Work order
Word for word, return the entries listed below.

Data for the task
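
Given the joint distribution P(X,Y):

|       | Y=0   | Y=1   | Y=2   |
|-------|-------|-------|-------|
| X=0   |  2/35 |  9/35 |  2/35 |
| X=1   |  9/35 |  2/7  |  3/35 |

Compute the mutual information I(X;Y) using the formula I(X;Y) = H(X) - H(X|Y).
0.0563 bits

I(X;Y) = H(X) - H(X|Y)

Marginal of X (row sums):
  P(X=0) = 2/35 + 9/35 + 2/35 = 13/35
  P(X=1) = 9/35 + 2/7 + 3/35 = 22/35
H(X) = -[(13/35)·log₂(13/35) + (22/35)·log₂(22/35)]
  = 0.53071 + 0.42105 = 0.9518 bits

Marginal of Y (column sums):
  P(Y=0) = 2/35 + 9/35 = 11/35
  P(Y=1) = 9/35 + 2/7 = 19/35
  P(Y=2) = 2/35 + 3/35 = 1/7
H(X|Y) = Σ_y P(y)·H(X|Y=y):
  Y=0: P(Y=0) = 11/35, P(X|Y=0) = (2/11, 9/11) → H(X|Y=0) = 0.68404
  Y=1: P(Y=1) = 19/35, P(X|Y=1) = (9/19, 10/19) → H(X|Y=1) = 0.99800
  Y=2: P(Y=2) = 1/7, P(X|Y=2) = (2/5, 3/5) → H(X|Y=2) = 0.97095
H(X|Y) = (11/35)·0.68404 + (19/35)·0.99800 + (1/7)·0.97095 = 0.8955 bits

I(X;Y) = H(X) - H(X|Y) = 0.9518 - 0.8955 = 0.0563 bits

Cross-check via I(X;Y) = H(X) + H(Y) - H(X,Y): computing H(Y) from the column sums and H(X,Y) from the 6 cells in the same way gives H(Y) = 1.4043 bits and H(X,Y) = 2.2998 bits, so
I(X;Y) = 0.9518 + 1.4043 - 2.2998 = 0.0563 bits ✓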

Reply to the task
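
Given the joint distribution P(X,Y):

|       | Y=0   | Y=1   | Y=2   |
|-------|-------|-------|-------|
| X=0   |  2/35 |  9/35 |  2/35 |
| X=1   |  9/35 |  2/7  |  3/35 |

Compute the mutual information I(X;Y) using the formula I(X;Y) = H(X) - H(X|Y).
0.0563 bits

I(X;Y) = H(X) - H(X|Y)

Marginal of X (row sums):
  P(X=0) = 2/35 + 9/35 + 2/35 = 13/35
  P(X=1) = 9/35 + 2/7 + 3/35 = 22/35
H(X) = -[(13/35)·log₂(13/35) + (22/35)·log₂(22/35)]
  = 0.53071 + 0.42105 = 0.9518 bits

Marginal of Y (column sums):
  P(Y=0) = 2/35 + 9/35 = 11/35
  P(Y=1) = 9/35 + 2/7 = 19/35
  P(Y=2) = 2/35 + 3/35 = 1/7
H(X|Y) = Σ_y P(y)·H(X|Y=y):
  Y=0: P(Y=0) = 11/35, P(X|Y=0) = (2/11, 9/11) → H(X|Y=0) = 0.68404
  Y=1: P(Y=1) = 19/35, P(X|Y=1) = (9/19, 10/19) → H(X|Y=1) = 0.99800
  Y=2: P(Y=2) = 1/7, P(X|Y=2) = (2/5, 3/5) → H(X|Y=2) = 0.97095
H(X|Y) = (11/35)·0.68404 + (19/35)·0.99800 + (1/7)·0.97095 = 0.8955 bits

I(X;Y) = H(X) - H(X|Y) = 0.9518 - 0.8955 = 0.0563 bits

Cross-check via I(X;Y) = H(X) + H(Y) - H(X,Y): computing H(Y) from the column sums and H(X,Y) from the 6 cells in the same way gives H(Y) = 1.4043 bits and H(X,Y) = 2.2998 bits, so
I(X;Y) = 0.9518 + 1.4043 - 2.2998 = 0.0563 bits ✓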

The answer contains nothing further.